- [WHAT YOU NEED TO DO] Retype the records in full, exactly as they stand.

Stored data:

--- --- ---

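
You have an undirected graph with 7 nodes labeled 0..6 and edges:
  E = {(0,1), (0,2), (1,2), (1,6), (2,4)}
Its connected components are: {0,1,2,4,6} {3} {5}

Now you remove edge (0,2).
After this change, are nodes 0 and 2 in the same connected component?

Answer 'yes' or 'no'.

Initial components: {0,1,2,4,6} {3} {5}
Removing edge (0,2): not a bridge — component count unchanged at 3.
New components: {0,1,2,4,6} {3} {5}
Are 0 and 2 in the same component? yes

Answer: yes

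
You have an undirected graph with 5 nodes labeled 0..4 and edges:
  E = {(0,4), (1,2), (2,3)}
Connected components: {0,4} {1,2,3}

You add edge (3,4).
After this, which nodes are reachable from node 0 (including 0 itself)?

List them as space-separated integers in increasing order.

Answer: 0 1 2 3 4

Derivation:
Before: nodes reachable from 0: {0,4}
Adding (3,4): merges 0's component with another. Reachability grows.
After: nodes reachable from 0: {0,1,2,3,4}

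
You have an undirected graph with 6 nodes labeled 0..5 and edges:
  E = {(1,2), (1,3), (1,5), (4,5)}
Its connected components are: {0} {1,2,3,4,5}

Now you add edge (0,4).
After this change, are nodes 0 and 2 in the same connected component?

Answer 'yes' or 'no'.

Initial components: {0} {1,2,3,4,5}
Adding edge (0,4): merges {0} and {1,2,3,4,5}.
New components: {0,1,2,3,4,5}
Are 0 and 2 in the same component? yes

Answer: yes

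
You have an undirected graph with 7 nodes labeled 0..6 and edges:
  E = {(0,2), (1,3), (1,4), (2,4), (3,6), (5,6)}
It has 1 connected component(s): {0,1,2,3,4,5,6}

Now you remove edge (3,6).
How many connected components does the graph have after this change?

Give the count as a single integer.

Answer: 2

Derivation:
Initial component count: 1
Remove (3,6): it was a bridge. Count increases: 1 -> 2.
  After removal, components: {0,1,2,3,4} {5,6}
New component count: 2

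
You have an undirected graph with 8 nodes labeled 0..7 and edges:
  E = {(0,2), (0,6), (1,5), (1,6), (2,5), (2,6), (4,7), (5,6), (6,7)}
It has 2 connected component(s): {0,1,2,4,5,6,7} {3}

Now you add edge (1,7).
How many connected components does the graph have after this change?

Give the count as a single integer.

Answer: 2

Derivation:
Initial component count: 2
Add (1,7): endpoints already in same component. Count unchanged: 2.
New component count: 2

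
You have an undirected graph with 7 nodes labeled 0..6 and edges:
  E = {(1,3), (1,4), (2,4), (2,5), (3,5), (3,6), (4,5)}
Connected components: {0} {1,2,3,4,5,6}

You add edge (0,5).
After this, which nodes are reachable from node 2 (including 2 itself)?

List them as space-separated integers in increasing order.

Answer: 0 1 2 3 4 5 6

Derivation:
Before: nodes reachable from 2: {1,2,3,4,5,6}
Adding (0,5): merges 2's component with another. Reachability grows.
After: nodes reachable from 2: {0,1,2,3,4,5,6}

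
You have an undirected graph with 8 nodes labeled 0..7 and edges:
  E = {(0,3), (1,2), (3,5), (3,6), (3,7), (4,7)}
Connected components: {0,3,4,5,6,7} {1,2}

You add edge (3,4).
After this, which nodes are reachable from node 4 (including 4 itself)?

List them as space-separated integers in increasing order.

Before: nodes reachable from 4: {0,3,4,5,6,7}
Adding (3,4): both endpoints already in same component. Reachability from 4 unchanged.
After: nodes reachable from 4: {0,3,4,5,6,7}

Answer: 0 3 4 5 6 7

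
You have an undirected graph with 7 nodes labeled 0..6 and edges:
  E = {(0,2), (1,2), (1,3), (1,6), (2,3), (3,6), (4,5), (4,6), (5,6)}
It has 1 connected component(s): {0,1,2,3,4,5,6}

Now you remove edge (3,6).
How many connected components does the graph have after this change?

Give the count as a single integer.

Initial component count: 1
Remove (3,6): not a bridge. Count unchanged: 1.
  After removal, components: {0,1,2,3,4,5,6}
New component count: 1

Answer: 1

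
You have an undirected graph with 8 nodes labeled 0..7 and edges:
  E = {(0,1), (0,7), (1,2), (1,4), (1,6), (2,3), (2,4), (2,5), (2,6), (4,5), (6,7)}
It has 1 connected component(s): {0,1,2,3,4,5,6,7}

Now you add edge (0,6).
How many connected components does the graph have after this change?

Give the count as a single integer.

Answer: 1

Derivation:
Initial component count: 1
Add (0,6): endpoints already in same component. Count unchanged: 1.
New component count: 1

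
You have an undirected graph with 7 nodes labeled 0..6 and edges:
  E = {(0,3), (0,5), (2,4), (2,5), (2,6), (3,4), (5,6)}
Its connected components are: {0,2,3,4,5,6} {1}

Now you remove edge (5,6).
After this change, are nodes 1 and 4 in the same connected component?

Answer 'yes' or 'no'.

Answer: no

Derivation:
Initial components: {0,2,3,4,5,6} {1}
Removing edge (5,6): not a bridge — component count unchanged at 2.
New components: {0,2,3,4,5,6} {1}
Are 1 and 4 in the same component? no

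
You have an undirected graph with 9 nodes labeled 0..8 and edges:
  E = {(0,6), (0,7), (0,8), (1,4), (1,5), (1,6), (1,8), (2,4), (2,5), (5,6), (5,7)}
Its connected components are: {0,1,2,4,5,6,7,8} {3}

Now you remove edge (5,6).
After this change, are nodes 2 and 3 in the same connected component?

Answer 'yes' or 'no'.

Answer: no

Derivation:
Initial components: {0,1,2,4,5,6,7,8} {3}
Removing edge (5,6): not a bridge — component count unchanged at 2.
New components: {0,1,2,4,5,6,7,8} {3}
Are 2 and 3 in the same component? no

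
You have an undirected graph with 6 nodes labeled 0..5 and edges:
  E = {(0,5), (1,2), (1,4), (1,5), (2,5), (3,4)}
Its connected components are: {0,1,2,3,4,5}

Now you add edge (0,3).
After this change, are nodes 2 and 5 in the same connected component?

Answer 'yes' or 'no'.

Answer: yes

Derivation:
Initial components: {0,1,2,3,4,5}
Adding edge (0,3): both already in same component {0,1,2,3,4,5}. No change.
New components: {0,1,2,3,4,5}
Are 2 and 5 in the same component? yes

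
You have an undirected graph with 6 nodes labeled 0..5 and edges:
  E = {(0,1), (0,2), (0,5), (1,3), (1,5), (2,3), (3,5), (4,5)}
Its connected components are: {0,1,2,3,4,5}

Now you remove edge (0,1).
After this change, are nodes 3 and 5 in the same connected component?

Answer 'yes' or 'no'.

Initial components: {0,1,2,3,4,5}
Removing edge (0,1): not a bridge — component count unchanged at 1.
New components: {0,1,2,3,4,5}
Are 3 and 5 in the same component? yes

Answer: yes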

--- --- ---

- [PROBLEM SOLUTION]
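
You have an undirected graph with 7 nodes labeled 0..6 and edges:
  E = {(0,1), (0,2), (1,2), (1,6), (2,4)}
Its connected components are: {0,1,2,4,6} {3} {5}

Now you remove edge (0,2).
After this change, are nodes 0 and 2 in the same connected component?

Answer 'yes' or 'no'.

Initial components: {0,1,2,4,6} {3} {5}
Removing edge (0,2): not a bridge — component count unchanged at 3.
New components: {0,1,2,4,6} {3} {5}
Are 0 and 2 in the same component? yes

Answer: yes

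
You have an undirected graph with 5 nodes labeled 0..4 and edges:
  E = {(0,4), (1,2), (2,3)}
Connected components: {0,4} {1,2,3}

You add edge (3,4).
After this, which nodes are reachable from node 0 (including 0 itself)?

List them as space-separated integers in increasing order.

Answer: 0 1 2 3 4

Derivation:
Before: nodes reachable from 0: {0,4}
Adding (3,4): merges 0's component with another. Reachability grows.
After: nodes reachable from 0: {0,1,2,3,4}

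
You have an undirected graph with 6 nodes labeled 0..5 and edges:
  E = {(1,2), (1,3), (1,5), (4,5)}
Its connected components are: {0} {1,2,3,4,5}

Now you add edge (0,4).
After this change, are nodes 0 and 2 in the same connected component?

Answer 'yes' or 'no'.

Initial components: {0} {1,2,3,4,5}
Adding edge (0,4): merges {0} and {1,2,3,4,5}.
New components: {0,1,2,3,4,5}
Are 0 and 2 in the same component? yes

Answer: yes

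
You have an undirected graph with 7 nodes labeled 0..6 and edges:
  E = {(0,2), (1,3), (1,4), (2,4), (3,6), (5,6)}
It has 1 connected component(s): {0,1,2,3,4,5,6}

Now you remove edge (3,6).
How many connected components does the graph have after this change?

Give the count as a single integer.

Answer: 2

Derivation:
Initial component count: 1
Remove (3,6): it was a bridge. Count increases: 1 -> 2.
  After removal, components: {0,1,2,3,4} {5,6}
New component count: 2

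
You have an undirected graph with 8 nodes labeled 0..7 and edges:
  E = {(0,2), (0,6), (1,5), (1,6), (2,5), (2,6), (4,7), (5,6), (6,7)}
It has 2 connected component(s): {0,1,2,4,5,6,7} {3}

Now you add edge (1,7).
How many connected components does the graph have after this change?

Give the count as a single integer.

Answer: 2

Derivation:
Initial component count: 2
Add (1,7): endpoints already in same component. Count unchanged: 2.
New component count: 2

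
You have an undirected graph with 7 nodes labeled 0..6 and edges:
  E = {(1,3), (1,4), (2,4), (2,5), (3,5), (3,6), (4,5)}
Connected components: {0} {1,2,3,4,5,6}

You add edge (0,5).
After this, which nodes are reachable from node 2 (including 2 itself)?

List them as space-separated integers in increasing order.

Answer: 0 1 2 3 4 5 6

Derivation:
Before: nodes reachable from 2: {1,2,3,4,5,6}
Adding (0,5): merges 2's component with another. Reachability grows.
After: nodes reachable from 2: {0,1,2,3,4,5,6}

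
You have an undirected graph with 8 nodes labeled 0..7 and edges:
  E = {(0,3), (1,2), (3,5), (3,6), (3,7), (4,7)}
Connected components: {0,3,4,5,6,7} {1,2}

You add edge (3,4).
After this, which nodes are reachable from node 4 (including 4 itself)?

List them as space-separated integers in increasing order.

Before: nodes reachable from 4: {0,3,4,5,6,7}
Adding (3,4): both endpoints already in same component. Reachability from 4 unchanged.
After: nodes reachable from 4: {0,3,4,5,6,7}

Answer: 0 3 4 5 6 7

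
You have an undirected graph with 7 nodes labeled 0..6 and edges:
  E = {(0,2), (1,2), (1,3), (1,6), (2,3), (3,6), (4,5), (4,6), (5,6)}
It has 1 connected component(s): {0,1,2,3,4,5,6}

Now you remove edge (3,6).
How many connected components does the graph have after this change?

Give the count as a single integer.

Initial component count: 1
Remove (3,6): not a bridge. Count unchanged: 1.
  After removal, components: {0,1,2,3,4,5,6}
New component count: 1

Answer: 1

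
You have an undirected graph with 8 nodes labeled 0..7 and edges:
  E = {(0,1), (0,7), (1,2), (1,4), (1,6), (2,3), (2,4), (2,5), (2,6), (4,5), (6,7)}
It has 1 connected component(s): {0,1,2,3,4,5,6,7}

Now you add edge (0,6).
How many connected components does the graph have after this change?

Give the count as a single integer.

Answer: 1

Derivation:
Initial component count: 1
Add (0,6): endpoints already in same component. Count unchanged: 1.
New component count: 1

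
You have an undirected graph with 7 nodes labeled 0..6 and edges:
  E = {(0,3), (0,5), (2,4), (2,5), (2,6), (3,4), (5,6)}
Its connected components are: {0,2,3,4,5,6} {1}

Now you remove edge (5,6).
After this change, are nodes 1 and 4 in the same connected component?

Answer 'yes' or 'no'.

Answer: no

Derivation:
Initial components: {0,2,3,4,5,6} {1}
Removing edge (5,6): not a bridge — component count unchanged at 2.
New components: {0,2,3,4,5,6} {1}
Are 1 and 4 in the same component? no

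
You have an undirected graph with 9 nodes labeled 0..8 and edges:
  E = {(0,6), (0,7), (0,8), (1,4), (1,5), (1,6), (1,8), (2,4), (2,5), (5,6), (5,7)}
Its connected components are: {0,1,2,4,5,6,7,8} {3}

Now you remove edge (5,6).
After this change, are nodes 2 and 3 in the same connected component?

Answer 'yes' or 'no'.

Answer: no

Derivation:
Initial components: {0,1,2,4,5,6,7,8} {3}
Removing edge (5,6): not a bridge — component count unchanged at 2.
New components: {0,1,2,4,5,6,7,8} {3}
Are 2 and 3 in the same component? no

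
You have an undirected graph with 6 nodes labeled 0..5 and edges:
  E = {(0,5), (1,2), (1,4), (1,5), (2,5), (3,4)}
Its connected components are: {0,1,2,3,4,5}

Now you add edge (0,3).
After this change, are nodes 2 and 5 in the same connected component?

Answer 'yes' or 'no'.

Answer: yes

Derivation:
Initial components: {0,1,2,3,4,5}
Adding edge (0,3): both already in same component {0,1,2,3,4,5}. No change.
New components: {0,1,2,3,4,5}
Are 2 and 5 in the same component? yes

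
You have an undirected graph with 6 nodes labeled 0..5 and edges:
  E = {(0,1), (0,2), (0,5), (1,3), (1,5), (2,3), (3,5), (4,5)}
Its connected components are: {0,1,2,3,4,5}

Now you remove edge (0,1).
After this change, are nodes 3 and 5 in the same connected component?

Answer 'yes' or 'no'.

Initial components: {0,1,2,3,4,5}
Removing edge (0,1): not a bridge — component count unchanged at 1.
New components: {0,1,2,3,4,5}
Are 3 and 5 in the same component? yes

Answer: yes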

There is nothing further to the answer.